AIM OF THE EXERCISE.
Below are entries. Pull out all lines containing "average".

Stored data entries
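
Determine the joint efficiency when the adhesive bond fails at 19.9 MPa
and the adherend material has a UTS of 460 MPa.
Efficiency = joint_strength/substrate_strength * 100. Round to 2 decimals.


Joint efficiency = 19.9 / 460 * 100
= 4.33%

4.33


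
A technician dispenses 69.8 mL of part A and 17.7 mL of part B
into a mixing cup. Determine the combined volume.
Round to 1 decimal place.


Combined volume = 69.8 + 17.7
= 87.5 mL

87.5


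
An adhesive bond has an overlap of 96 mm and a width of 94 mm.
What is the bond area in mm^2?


Bond area = overlap * width
= 96 * 94
= 9024 mm^2

9024


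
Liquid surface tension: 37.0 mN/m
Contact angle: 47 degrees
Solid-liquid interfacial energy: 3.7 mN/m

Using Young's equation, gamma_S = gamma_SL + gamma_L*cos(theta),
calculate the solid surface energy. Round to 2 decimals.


gamma_S = 3.7 + 37.0 * cos(47)
= 28.93 mN/m

28.93


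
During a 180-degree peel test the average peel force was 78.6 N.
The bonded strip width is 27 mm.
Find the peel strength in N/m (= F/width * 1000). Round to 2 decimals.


Peel strength = F/width * 1000
= 78.6 / 27 * 1000
= 2911.11 N/m

2911.11


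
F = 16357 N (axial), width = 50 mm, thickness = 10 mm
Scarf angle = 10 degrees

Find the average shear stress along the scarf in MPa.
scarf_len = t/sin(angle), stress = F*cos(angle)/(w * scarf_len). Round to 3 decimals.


scarf_len = 10/sin(10 deg) = 57.5877
cos(10 deg) = 0.984808
stress = 16357*0.984808/(50*57.5877) = 5.594 MPa

5.594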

OUTPUT FOR THIS TASK.
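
During a 180-degree peel test the average peel force was 78.6 N.
Find the average shear stress along the scarf in MPa.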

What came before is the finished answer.